Source data
'''

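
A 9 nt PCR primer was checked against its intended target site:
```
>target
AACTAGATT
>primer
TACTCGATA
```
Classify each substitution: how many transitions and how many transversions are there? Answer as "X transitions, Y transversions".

Mismatches (1-based):
site 1: A→T (purine→pyrimidine, transversion)
site 5: A→C (purine→pyrimidine, transversion)
site 9: T→A (pyrimidine→purine, transversion)

0 transitions, 3 transversions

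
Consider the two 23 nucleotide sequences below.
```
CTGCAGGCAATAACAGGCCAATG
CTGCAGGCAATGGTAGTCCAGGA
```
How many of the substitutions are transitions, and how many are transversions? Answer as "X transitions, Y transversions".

5 transitions, 2 transversions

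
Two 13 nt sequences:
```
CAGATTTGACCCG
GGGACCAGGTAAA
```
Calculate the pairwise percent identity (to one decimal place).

23.1%

Mismatches at positions 1, 2, 5, 6, 7, 9, 10, 11, 12, 13 (1-based): 10 of 13.
Identical positions: 3/13 = 23.08% → 23.1%.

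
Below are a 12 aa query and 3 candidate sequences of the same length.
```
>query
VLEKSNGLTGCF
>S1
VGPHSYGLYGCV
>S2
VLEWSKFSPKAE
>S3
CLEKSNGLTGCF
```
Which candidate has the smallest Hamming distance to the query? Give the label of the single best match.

Hamming distances to query — S1: 6; S2: 8; S3: 1.
Smallest is S3 with 1 mismatch.

S3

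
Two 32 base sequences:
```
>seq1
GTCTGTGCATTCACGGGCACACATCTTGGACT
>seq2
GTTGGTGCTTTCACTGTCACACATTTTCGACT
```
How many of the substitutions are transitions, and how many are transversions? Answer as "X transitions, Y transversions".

2 transitions, 5 transversions

Mismatches (1-based):
position 3: C→T (pyrimidine→pyrimidine, transition)
position 4: T→G (pyrimidine→purine, transversion)
position 9: A→T (purine→pyrimidine, transversion)
position 15: G→T (purine→pyrimidine, transversion)
position 17: G→T (purine→pyrimidine, transversion)
position 25: C→T (pyrimidine→pyrimidine, transition)
position 28: G→C (purine→pyrimidine, transversion)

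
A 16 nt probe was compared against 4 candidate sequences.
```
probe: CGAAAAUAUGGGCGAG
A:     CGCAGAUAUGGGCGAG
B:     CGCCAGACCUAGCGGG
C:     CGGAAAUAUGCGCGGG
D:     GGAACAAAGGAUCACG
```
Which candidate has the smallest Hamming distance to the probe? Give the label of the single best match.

Hamming distances to probe — A: 2; B: 9; C: 3; D: 8.
Smallest is A with 2 mismatches.

A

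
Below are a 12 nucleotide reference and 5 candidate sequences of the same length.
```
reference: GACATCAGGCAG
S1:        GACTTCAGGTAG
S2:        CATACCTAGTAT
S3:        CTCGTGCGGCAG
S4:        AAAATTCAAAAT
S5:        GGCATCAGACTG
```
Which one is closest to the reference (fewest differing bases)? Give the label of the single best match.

S1

S1 differs at 2 bases; S2 differs at 7 bases; S3 differs at 5 bases; S4 differs at 8 bases; S5 differs at 3 bases. The closest is S1.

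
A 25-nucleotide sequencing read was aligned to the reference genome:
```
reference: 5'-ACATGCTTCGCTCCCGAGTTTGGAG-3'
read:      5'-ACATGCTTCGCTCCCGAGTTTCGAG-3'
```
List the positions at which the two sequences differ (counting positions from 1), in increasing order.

22

Scanning 1-based: 22: G/C.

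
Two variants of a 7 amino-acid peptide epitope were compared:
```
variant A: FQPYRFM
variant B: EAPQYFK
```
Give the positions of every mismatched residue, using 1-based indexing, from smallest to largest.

Scanning 1-based: 1: F/E; 2: Q/A; 4: Y/Q; 5: R/Y; 7: M/K.

1, 2, 4, 5, 7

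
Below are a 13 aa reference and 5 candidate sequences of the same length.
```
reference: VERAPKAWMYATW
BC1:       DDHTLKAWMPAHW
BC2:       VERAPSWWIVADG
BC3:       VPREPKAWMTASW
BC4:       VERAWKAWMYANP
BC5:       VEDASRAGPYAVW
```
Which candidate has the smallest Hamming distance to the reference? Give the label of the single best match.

BC4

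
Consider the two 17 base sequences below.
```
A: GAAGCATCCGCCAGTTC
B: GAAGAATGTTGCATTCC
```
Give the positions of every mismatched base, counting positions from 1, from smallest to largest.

5, 8, 9, 10, 11, 14, 16

Scanning 1-based: 5: C/A; 8: C/G; 9: C/T; 10: G/T; 11: C/G; 14: G/T; 16: T/C.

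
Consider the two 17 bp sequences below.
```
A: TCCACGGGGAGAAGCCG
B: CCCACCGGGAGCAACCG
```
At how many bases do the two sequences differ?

Mismatches (1-based): base 1: T→C; base 6: G→C; base 12: A→C; base 14: G→A.

4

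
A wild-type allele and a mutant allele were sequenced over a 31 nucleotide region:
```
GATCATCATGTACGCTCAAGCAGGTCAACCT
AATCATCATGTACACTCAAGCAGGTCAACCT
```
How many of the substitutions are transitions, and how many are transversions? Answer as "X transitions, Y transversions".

Transitions (purine↔purine or pyrimidine↔pyrimidine): 1 G→A, 14 G→A.
Transversions (purine↔pyrimidine): none.

2 transitions, 0 transversions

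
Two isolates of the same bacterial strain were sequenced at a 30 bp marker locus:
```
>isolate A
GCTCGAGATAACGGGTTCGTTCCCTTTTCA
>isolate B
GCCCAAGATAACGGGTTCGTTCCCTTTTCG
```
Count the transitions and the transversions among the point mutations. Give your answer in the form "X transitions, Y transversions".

Mismatches (1-based):
site 3: T→C (pyrimidine→pyrimidine, transition)
site 5: G→A (purine→purine, transition)
site 30: A→G (purine→purine, transition)

3 transitions, 0 transversions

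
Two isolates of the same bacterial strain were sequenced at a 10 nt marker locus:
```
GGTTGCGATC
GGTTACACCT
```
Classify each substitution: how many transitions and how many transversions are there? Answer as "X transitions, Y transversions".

Mismatches (1-based):
site 5: G→A (purine→purine, transition)
site 7: G→A (purine→purine, transition)
site 8: A→C (purine→pyrimidine, transversion)
site 9: T→C (pyrimidine→pyrimidine, transition)
site 10: C→T (pyrimidine→pyrimidine, transition)

4 transitions, 1 transversion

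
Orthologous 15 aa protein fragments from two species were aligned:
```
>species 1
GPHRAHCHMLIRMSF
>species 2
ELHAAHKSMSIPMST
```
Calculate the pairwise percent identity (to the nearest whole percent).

47%

Mismatches at positions 1, 2, 4, 7, 8, 10, 12, 15 (1-based): 8 of 15.
Identical positions: 7/15 = 46.67% → 47%.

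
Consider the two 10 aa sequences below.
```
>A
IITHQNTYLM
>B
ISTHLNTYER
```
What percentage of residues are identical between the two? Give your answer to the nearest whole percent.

4 positions differ (2, 5, 9, 10), so 6 of 10 match: 6/10 = 60%.

60%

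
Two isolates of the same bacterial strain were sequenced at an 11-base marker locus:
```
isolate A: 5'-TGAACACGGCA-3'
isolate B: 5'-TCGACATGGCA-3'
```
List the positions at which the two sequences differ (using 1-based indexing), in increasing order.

2, 3, 7

Differences at position 2 (G→C), position 3 (A→G), position 7 (C→T).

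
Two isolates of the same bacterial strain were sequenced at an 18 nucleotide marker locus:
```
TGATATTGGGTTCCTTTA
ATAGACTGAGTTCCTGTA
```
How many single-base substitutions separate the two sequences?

6

Mismatches (1-based): site 1: T→A; site 2: G→T; site 4: T→G; site 6: T→C; site 9: G→A; site 16: T→G.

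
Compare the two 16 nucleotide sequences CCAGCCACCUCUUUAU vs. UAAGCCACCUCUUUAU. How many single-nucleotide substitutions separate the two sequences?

2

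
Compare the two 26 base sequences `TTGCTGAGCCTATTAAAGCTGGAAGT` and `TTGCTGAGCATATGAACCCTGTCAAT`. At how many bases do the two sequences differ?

7

Comparing position by position, 7 bases differ: 10 (C/A), 14 (T/G), 17 (A/C), 18 (G/C), 22 (G/T), 23 (A/C), 25 (G/A).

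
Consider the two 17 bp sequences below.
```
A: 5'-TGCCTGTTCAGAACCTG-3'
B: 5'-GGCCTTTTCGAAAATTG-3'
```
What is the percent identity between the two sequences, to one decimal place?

6 positions differ (1, 6, 10, 11, 14, 15), so 11 of 17 match: 11/17 = 64.71%.

64.7%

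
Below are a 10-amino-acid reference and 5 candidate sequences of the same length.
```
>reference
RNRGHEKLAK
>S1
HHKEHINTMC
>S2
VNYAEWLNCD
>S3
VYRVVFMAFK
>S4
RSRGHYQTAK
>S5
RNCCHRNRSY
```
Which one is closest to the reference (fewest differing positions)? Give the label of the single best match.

Hamming distances to reference — S1: 9; S2: 9; S3: 8; S4: 4; S5: 7.
Smallest is S4 with 4 mismatches.

S4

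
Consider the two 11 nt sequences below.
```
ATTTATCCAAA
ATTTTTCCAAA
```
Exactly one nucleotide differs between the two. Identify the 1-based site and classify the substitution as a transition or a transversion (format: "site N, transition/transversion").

site 5, transversion

Site 5 changes A→T. A is a purine and T is a pyrimidine, so this is a transversion.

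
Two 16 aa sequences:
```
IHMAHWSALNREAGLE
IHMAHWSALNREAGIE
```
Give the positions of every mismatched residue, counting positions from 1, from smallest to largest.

15

Scanning 1-based: 15: L/I.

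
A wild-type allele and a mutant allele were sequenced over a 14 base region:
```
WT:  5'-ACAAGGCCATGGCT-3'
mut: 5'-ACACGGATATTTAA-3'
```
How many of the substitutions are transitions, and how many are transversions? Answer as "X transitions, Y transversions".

1 transition, 6 transversions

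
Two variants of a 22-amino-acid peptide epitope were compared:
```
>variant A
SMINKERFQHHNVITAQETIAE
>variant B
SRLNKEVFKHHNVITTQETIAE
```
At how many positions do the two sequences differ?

The sequences differ at positions 2, 3, 7, 9, 16 (1-based) — 5 in total.

5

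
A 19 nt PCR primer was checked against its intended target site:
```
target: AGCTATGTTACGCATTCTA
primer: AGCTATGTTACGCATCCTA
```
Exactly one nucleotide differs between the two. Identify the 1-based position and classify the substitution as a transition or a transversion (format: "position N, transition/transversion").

position 16, transition

Position 16 changes T→C. T is a pyrimidine and C is a pyrimidine, so this is a transition.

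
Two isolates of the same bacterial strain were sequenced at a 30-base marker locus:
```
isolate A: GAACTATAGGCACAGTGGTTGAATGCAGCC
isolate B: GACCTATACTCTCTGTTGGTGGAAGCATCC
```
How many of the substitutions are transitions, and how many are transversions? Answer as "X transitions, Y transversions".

1 transition, 9 transversions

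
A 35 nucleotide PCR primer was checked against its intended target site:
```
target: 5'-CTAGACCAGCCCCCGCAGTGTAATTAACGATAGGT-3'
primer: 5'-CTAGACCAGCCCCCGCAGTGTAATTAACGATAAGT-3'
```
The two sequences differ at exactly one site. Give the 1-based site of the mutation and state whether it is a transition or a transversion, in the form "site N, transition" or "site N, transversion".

The sequences differ only at site 33: G→A (purine→purine), a transition.

site 33, transition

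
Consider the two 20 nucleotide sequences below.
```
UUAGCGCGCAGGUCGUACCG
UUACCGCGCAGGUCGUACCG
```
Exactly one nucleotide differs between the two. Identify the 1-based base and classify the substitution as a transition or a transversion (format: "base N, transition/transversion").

base 4, transversion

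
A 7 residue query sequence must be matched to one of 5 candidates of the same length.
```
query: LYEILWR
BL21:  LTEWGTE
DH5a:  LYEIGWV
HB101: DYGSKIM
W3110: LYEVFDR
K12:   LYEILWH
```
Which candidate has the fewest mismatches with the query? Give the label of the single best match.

K12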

'''

ASSIGNMENT: Take every line above that includes "amino" and list it.

SOLVED PROBLEM:
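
Two variants of a 7 amino-acid peptide epitope were compared:
Below are a 10-amino-acid reference and 5 candidate sequences of the same length.
Two variants of a 22-amino-acid peptide epitope were compared: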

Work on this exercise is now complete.